=== Section Start ===

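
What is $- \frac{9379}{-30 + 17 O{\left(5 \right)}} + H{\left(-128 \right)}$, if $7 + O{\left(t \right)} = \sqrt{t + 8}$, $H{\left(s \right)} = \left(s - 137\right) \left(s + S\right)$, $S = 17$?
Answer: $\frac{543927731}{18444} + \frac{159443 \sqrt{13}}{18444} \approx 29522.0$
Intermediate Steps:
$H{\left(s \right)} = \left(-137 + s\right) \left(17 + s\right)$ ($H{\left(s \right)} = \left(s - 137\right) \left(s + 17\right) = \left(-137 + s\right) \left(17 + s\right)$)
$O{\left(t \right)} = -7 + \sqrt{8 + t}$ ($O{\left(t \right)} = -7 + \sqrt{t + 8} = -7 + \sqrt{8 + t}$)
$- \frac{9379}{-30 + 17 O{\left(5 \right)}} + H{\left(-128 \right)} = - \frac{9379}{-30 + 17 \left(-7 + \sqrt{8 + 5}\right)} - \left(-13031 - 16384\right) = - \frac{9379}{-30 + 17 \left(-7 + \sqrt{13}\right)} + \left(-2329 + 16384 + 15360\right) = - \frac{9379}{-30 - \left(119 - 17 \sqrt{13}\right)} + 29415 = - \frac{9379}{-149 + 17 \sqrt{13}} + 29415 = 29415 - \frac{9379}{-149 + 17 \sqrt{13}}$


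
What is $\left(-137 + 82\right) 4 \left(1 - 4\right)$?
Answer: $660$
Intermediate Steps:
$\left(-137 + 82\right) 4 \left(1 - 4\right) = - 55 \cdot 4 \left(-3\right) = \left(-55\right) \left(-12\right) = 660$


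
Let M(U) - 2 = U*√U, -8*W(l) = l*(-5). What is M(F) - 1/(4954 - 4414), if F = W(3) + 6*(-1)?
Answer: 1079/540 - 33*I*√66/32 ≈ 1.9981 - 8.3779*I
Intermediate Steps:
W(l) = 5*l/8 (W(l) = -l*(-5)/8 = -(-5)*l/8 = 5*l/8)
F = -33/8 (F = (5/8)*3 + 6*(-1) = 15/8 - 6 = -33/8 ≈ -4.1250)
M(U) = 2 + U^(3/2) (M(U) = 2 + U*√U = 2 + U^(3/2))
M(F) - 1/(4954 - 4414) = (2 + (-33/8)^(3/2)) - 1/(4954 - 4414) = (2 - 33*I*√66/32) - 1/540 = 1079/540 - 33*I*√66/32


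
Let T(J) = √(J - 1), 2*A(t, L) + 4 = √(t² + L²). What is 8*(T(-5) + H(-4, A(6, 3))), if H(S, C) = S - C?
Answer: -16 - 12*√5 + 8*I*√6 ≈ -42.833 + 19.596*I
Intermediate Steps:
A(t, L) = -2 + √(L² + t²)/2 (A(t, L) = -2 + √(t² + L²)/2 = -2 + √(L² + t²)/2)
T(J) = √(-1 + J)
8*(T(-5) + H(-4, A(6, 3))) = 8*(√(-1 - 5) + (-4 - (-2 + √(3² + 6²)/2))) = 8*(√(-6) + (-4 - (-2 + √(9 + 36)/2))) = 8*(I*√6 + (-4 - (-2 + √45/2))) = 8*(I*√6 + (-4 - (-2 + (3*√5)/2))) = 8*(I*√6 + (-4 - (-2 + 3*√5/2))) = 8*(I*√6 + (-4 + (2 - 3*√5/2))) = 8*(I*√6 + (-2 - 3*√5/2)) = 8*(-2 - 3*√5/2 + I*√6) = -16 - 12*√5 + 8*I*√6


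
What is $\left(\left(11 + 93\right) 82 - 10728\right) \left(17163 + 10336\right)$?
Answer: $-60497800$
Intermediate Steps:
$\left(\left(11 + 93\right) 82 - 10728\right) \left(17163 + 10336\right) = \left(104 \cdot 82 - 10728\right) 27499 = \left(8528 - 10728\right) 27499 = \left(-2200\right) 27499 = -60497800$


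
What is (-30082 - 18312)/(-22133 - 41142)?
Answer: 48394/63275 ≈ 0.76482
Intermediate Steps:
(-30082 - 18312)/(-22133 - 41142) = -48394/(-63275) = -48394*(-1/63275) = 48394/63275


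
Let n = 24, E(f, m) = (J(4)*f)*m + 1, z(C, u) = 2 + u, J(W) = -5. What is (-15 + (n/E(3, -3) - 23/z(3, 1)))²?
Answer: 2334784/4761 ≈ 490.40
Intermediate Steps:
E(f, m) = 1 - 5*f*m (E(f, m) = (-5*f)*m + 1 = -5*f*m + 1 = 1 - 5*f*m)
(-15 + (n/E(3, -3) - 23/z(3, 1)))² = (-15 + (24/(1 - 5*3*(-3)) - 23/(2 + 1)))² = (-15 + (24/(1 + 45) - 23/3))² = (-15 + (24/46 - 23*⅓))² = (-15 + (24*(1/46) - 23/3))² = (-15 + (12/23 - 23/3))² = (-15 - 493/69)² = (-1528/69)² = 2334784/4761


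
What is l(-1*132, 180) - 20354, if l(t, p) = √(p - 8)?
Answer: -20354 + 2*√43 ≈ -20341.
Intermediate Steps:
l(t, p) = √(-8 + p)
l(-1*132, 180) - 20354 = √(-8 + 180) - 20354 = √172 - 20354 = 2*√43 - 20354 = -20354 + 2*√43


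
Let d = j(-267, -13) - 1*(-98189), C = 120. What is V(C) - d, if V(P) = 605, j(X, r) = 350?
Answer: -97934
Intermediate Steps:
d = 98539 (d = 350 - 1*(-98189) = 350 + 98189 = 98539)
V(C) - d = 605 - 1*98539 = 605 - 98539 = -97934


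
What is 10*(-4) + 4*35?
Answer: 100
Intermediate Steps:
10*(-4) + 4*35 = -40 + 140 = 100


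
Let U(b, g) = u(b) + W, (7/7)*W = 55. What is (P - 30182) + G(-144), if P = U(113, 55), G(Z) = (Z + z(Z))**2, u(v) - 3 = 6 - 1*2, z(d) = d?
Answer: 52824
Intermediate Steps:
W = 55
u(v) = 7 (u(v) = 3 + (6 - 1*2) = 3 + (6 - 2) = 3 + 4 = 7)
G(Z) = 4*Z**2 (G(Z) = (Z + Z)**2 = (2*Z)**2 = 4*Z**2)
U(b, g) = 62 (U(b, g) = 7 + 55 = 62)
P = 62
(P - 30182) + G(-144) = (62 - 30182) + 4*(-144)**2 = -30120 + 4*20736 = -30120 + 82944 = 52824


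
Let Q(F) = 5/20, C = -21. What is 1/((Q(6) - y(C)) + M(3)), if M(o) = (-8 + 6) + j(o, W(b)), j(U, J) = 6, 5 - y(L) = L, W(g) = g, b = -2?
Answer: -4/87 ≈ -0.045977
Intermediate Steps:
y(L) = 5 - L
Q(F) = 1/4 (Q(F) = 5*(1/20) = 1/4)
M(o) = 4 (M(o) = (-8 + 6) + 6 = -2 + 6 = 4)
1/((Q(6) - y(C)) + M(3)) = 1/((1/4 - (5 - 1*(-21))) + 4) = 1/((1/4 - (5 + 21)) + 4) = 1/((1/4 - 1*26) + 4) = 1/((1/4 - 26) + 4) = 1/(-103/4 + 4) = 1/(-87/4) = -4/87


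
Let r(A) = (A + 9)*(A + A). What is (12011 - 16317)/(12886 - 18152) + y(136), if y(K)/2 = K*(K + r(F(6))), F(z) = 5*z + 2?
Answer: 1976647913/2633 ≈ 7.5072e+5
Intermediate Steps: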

=== Section End ===
=== Section Start ===

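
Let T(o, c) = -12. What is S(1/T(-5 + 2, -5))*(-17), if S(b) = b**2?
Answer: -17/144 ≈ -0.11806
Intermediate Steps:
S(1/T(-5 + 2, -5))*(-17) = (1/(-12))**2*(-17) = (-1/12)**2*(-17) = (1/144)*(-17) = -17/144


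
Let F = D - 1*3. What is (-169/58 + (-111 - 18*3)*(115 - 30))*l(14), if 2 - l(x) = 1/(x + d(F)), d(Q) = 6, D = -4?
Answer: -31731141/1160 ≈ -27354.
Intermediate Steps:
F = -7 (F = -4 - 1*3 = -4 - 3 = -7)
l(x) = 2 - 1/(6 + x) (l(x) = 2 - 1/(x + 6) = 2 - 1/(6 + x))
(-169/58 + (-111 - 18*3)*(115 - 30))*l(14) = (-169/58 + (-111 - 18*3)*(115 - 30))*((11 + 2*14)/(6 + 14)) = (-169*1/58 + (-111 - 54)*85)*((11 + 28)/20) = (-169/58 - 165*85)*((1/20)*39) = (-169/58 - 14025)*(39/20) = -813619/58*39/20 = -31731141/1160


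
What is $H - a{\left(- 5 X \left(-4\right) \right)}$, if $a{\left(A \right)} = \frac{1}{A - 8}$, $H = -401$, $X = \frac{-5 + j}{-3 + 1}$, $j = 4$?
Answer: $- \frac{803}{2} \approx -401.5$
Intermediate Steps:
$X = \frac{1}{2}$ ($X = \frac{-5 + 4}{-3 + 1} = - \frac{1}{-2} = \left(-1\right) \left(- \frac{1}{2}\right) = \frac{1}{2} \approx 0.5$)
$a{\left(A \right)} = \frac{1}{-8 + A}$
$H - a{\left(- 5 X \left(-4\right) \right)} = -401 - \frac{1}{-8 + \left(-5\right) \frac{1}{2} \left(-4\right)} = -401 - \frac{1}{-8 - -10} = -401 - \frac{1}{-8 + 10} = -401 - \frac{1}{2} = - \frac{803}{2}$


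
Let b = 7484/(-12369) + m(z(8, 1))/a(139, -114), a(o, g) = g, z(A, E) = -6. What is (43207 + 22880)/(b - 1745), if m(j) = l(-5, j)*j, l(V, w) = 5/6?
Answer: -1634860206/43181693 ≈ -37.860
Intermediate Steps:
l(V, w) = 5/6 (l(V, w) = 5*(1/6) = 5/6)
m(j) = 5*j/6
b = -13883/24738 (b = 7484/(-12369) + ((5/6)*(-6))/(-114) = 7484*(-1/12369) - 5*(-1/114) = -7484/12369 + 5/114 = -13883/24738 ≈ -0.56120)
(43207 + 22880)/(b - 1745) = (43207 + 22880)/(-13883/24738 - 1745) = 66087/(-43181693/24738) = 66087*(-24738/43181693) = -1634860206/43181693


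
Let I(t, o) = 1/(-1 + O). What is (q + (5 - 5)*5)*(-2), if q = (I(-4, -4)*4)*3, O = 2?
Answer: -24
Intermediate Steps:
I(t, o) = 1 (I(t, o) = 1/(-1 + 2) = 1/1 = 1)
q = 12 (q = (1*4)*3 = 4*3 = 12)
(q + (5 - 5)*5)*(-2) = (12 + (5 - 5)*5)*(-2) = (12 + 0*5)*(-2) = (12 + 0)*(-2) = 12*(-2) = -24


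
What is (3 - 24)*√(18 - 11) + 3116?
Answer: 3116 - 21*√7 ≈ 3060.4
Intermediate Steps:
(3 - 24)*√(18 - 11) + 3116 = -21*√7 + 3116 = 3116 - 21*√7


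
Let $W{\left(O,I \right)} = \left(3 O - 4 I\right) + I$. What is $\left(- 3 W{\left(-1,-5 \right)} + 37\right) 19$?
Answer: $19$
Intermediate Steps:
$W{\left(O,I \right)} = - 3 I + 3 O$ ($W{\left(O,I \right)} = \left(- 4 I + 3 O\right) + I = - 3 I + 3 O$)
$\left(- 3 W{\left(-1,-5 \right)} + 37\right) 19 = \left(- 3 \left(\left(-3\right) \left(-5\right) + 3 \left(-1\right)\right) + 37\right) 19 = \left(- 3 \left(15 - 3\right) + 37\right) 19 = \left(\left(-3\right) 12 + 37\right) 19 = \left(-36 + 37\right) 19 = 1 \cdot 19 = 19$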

=== Section End ===

Here the output must be the lines above from the line with "Let I(t, o)" to the line with "What is (3 - 24)*√(18 - 11) + 3116?", both included, duplicated word for word and nothing else.

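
Let I(t, o) = 1/(-1 + O). What is (q + (5 - 5)*5)*(-2), if q = (I(-4, -4)*4)*3, O = 2?
Answer: -24
Intermediate Steps:
I(t, o) = 1 (I(t, o) = 1/(-1 + 2) = 1/1 = 1)
q = 12 (q = (1*4)*3 = 4*3 = 12)
(q + (5 - 5)*5)*(-2) = (12 + (5 - 5)*5)*(-2) = (12 + 0*5)*(-2) = (12 + 0)*(-2) = 12*(-2) = -24


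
What is (3 - 24)*√(18 - 11) + 3116?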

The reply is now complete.